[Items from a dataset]
══════
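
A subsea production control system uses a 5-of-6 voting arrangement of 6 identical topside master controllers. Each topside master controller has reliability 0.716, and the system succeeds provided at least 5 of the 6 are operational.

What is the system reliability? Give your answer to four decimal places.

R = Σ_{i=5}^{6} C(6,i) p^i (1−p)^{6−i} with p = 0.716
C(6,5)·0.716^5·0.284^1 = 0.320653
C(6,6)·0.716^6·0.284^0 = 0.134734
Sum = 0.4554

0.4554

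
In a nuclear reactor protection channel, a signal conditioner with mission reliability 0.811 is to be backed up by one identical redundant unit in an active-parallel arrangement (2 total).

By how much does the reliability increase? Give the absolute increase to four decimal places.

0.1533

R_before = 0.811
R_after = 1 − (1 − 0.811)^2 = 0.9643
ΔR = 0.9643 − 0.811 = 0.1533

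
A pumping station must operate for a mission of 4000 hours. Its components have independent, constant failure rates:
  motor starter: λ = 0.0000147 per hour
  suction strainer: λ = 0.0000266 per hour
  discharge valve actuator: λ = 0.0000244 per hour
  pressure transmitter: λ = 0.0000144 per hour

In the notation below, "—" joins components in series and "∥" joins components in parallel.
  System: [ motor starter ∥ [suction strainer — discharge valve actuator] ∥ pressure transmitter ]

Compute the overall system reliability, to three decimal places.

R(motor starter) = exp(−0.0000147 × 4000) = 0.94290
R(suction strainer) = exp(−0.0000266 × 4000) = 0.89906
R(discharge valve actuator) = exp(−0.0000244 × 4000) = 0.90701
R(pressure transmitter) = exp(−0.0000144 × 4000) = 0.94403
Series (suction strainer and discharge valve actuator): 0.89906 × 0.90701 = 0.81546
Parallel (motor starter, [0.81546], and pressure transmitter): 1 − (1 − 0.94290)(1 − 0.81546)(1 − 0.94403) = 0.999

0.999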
══════
* YOUR OBJECTIVE
Print all of the data exactly as it stands above.

* EXERCISE OUTPUT
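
A subsea production control system uses a 5-of-6 voting arrangement of 6 identical topside master controllers. Each topside master controller has reliability 0.716, and the system succeeds provided at least 5 of the 6 are operational.

What is the system reliability? Give your answer to four decimal places.

R = Σ_{i=5}^{6} C(6,i) p^i (1−p)^{6−i} with p = 0.716
C(6,5)·0.716^5·0.284^1 = 0.320653
C(6,6)·0.716^6·0.284^0 = 0.134734
Sum = 0.4554

0.4554

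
In a nuclear reactor protection channel, a signal conditioner with mission reliability 0.811 is to be backed up by one identical redundant unit in an active-parallel arrangement (2 total).

By how much does the reliability increase? Give the absolute increase to four decimal places.

0.1533

R_before = 0.811
R_after = 1 − (1 − 0.811)^2 = 0.9643
ΔR = 0.9643 − 0.811 = 0.1533

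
A pumping station must operate for a mission of 4000 hours. Its components have independent, constant failure rates:
  motor starter: λ = 0.0000147 per hour
  suction strainer: λ = 0.0000266 per hour
  discharge valve actuator: λ = 0.0000244 per hour
  pressure transmitter: λ = 0.0000144 per hour

In the notation below, "—" joins components in series and "∥" joins components in parallel.
  System: [ motor starter ∥ [suction strainer — discharge valve actuator] ∥ pressure transmitter ]

Compute the overall system reliability, to three decimal places.

R(motor starter) = exp(−0.0000147 × 4000) = 0.94290
R(suction strainer) = exp(−0.0000266 × 4000) = 0.89906
R(discharge valve actuator) = exp(−0.0000244 × 4000) = 0.90701
R(pressure transmitter) = exp(−0.0000144 × 4000) = 0.94403
Series (suction strainer and discharge valve actuator): 0.89906 × 0.90701 = 0.81546
Parallel (motor starter, [0.81546], and pressure transmitter): 1 − (1 − 0.94290)(1 − 0.81546)(1 − 0.94403) = 0.999

0.999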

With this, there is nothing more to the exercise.